[Data for this task — start]

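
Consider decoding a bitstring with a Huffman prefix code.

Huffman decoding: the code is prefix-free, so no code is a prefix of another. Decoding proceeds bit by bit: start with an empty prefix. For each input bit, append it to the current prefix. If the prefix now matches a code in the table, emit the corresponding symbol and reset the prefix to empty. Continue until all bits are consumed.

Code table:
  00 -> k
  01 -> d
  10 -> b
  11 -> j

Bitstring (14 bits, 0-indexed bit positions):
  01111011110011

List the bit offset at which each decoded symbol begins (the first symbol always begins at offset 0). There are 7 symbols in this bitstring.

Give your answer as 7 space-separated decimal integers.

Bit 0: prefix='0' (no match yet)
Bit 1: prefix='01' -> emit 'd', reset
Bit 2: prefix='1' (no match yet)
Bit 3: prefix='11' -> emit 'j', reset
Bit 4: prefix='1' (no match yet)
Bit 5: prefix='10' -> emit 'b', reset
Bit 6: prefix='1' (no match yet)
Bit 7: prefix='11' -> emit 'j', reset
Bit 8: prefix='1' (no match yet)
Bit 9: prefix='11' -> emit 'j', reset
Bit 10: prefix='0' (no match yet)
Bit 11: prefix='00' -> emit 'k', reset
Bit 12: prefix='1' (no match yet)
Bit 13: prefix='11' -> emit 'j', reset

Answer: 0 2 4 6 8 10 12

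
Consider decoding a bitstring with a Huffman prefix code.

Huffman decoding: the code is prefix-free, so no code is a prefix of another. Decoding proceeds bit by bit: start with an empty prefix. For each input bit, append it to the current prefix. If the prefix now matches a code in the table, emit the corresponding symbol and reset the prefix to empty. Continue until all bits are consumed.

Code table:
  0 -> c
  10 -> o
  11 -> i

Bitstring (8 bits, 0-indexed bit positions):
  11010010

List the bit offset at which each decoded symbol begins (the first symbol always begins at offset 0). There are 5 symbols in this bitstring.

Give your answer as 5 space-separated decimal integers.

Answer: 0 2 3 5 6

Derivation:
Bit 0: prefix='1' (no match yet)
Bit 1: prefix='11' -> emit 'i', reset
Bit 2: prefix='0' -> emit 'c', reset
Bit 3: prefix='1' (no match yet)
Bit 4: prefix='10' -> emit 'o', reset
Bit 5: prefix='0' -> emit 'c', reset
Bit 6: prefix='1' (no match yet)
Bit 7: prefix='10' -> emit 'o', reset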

[Data for this task — finish]

The line with "7 symbols in this bitstring." marks the end; reproduce exactly every line from the start of the entries up to it, that line included.

Completed exercise →
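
Consider decoding a bitstring with a Huffman prefix code.

Huffman decoding: the code is prefix-free, so no code is a prefix of another. Decoding proceeds bit by bit: start with an empty prefix. For each input bit, append it to the current prefix. If the prefix now matches a code in the table, emit the corresponding symbol and reset the prefix to empty. Continue until all bits are consumed.

Code table:
  00 -> k
  01 -> d
  10 -> b
  11 -> j

Bitstring (14 bits, 0-indexed bit positions):
  01111011110011

List the bit offset at which each decoded symbol begins (the first symbol always begins at offset 0). There are 7 symbols in this bitstring.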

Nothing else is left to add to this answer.